**The task**
All of the entries need to be written out again, exactly as they are.

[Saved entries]
"""
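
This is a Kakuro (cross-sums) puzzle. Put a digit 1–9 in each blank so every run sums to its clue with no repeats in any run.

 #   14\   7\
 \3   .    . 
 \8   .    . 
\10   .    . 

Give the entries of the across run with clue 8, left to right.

3 in 2 cells must be {1,2}; 7 in 3 cells must be {1,2,4}.
Nothing is forced directly, so branch on R1C1, whose candidates are 1 or 2. If R1C1 = 2: that forces R1C2 = 1, R2C2 = 2, R3C2 = 4, after which R2C1 would have to be in {6} for the 8 across but in {3,4,5,7,8,9} for the 14 down — contradiction. So R1C1 = 1.
R1C2 = 3 − 1 = 2 completes the 3 across.
Given what's placed, R2C2 must be 1 to fit the 8 across and 7 down.
R3C2 = 7 − 3 = 4 completes the 7 down.
R2C1 = 8 − 1 = 7 completes the 8 across.
R3C1 = 10 − 4 = 6 completes the 10 across.

7 1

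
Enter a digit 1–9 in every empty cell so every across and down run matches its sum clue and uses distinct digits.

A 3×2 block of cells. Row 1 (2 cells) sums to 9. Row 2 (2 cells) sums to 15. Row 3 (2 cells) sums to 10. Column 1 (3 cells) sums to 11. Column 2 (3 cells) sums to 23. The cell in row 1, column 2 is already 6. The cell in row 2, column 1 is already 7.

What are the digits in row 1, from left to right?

23 in 3 cells must be {6,8,9}.
(1,1) = 9 − 6 = 3 completes the 9 across.
(2,2) = 15 − 7 = 8 completes the 15 across.
(3,1) = 11 − 10 = 1 completes the 11 down.
(3,2) = 10 − 1 = 9 completes the 10 across.

3 6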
"""
**Exercise solution**
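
This is a Kakuro (cross-sums) puzzle. Put a digit 1–9 in each blank so every run sums to its clue with no repeats in any run.

 #   14\   7\
 \3   .    . 
 \8   .    . 
\10   .    . 

Give the entries of the across run with clue 8, left to right.

3 in 2 cells must be {1,2}; 7 in 3 cells must be {1,2,4}.
Nothing is forced directly, so branch on R1C1, whose candidates are 1 or 2. If R1C1 = 2: that forces R1C2 = 1, R2C2 = 2, R3C2 = 4, after which R2C1 would have to be in {6} for the 8 across but in {3,4,5,7,8,9} for the 14 down — contradiction. So R1C1 = 1.
R1C2 = 3 − 1 = 2 completes the 3 across.
Given what's placed, R2C2 must be 1 to fit the 8 across and 7 down.
R3C2 = 7 − 3 = 4 completes the 7 down.
R2C1 = 8 − 1 = 7 completes the 8 across.
R3C1 = 10 − 4 = 6 completes the 10 across.

7 1

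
Enter a digit 1–9 in every empty cell so every across and down run matches its sum clue and uses distinct digits.

A 3×2 block of cells. Row 1 (2 cells) sums to 9. Row 2 (2 cells) sums to 15. Row 3 (2 cells) sums to 10. Column 1 (3 cells) sums to 11. Column 2 (3 cells) sums to 23. The cell in row 1, column 2 is already 6. The cell in row 2, column 1 is already 7.

What are the digits in row 1, from left to right?

23 in 3 cells must be {6,8,9}.
(1,1) = 9 − 6 = 3 completes the 9 across.
(2,2) = 15 − 7 = 8 completes the 15 across.
(3,1) = 11 − 10 = 1 completes the 11 down.
(3,2) = 10 − 1 = 9 completes the 10 across.

3 6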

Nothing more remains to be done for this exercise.